Content starts

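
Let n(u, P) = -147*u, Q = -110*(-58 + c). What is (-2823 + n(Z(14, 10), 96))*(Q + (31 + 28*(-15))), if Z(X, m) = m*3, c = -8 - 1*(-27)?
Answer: -28215933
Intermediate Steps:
c = 19 (c = -8 + 27 = 19)
Q = 4290 (Q = -110*(-58 + 19) = -110*(-39) = 4290)
Z(X, m) = 3*m
(-2823 + n(Z(14, 10), 96))*(Q + (31 + 28*(-15))) = (-2823 - 441*10)*(4290 + (31 + 28*(-15))) = (-2823 - 147*30)*(4290 + (31 - 420)) = (-2823 - 4410)*(4290 - 389) = -7233*3901 = -28215933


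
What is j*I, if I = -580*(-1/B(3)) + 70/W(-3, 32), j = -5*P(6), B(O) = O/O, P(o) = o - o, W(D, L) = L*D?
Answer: 0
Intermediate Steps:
W(D, L) = D*L
P(o) = 0
B(O) = 1
j = 0 (j = -5*0 = 0)
I = 27805/48 (I = -580/((-1*1)) + 70/((-3*32)) = -580/(-1) + 70/(-96) = -580*(-1) + 70*(-1/96) = 580 - 35/48 = 27805/48 ≈ 579.27)
j*I = 0*(27805/48) = 0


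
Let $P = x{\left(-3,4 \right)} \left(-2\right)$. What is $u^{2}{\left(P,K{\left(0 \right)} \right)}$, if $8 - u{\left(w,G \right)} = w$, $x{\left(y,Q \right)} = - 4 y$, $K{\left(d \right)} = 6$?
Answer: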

Content ends

WORK REQUIRED » Pull out all lines containing the word "What" from the entries above.

TASK RESULT »
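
Let n(u, P) = -147*u, Q = -110*(-58 + c). What is (-2823 + n(Z(14, 10), 96))*(Q + (31 + 28*(-15))), if Z(X, m) = m*3, c = -8 - 1*(-27)?
What is j*I, if I = -580*(-1/B(3)) + 70/W(-3, 32), j = -5*P(6), B(O) = O/O, P(o) = o - o, W(D, L) = L*D?
Let $P = x{\left(-3,4 \right)} \left(-2\right)$. What is $u^{2}{\left(P,K{\left(0 \right)} \right)}$, if $8 - u{\left(w,G \right)} = w$, $x{\left(y,Q \right)} = - 4 y$, $K{\left(d \right)} = 6$?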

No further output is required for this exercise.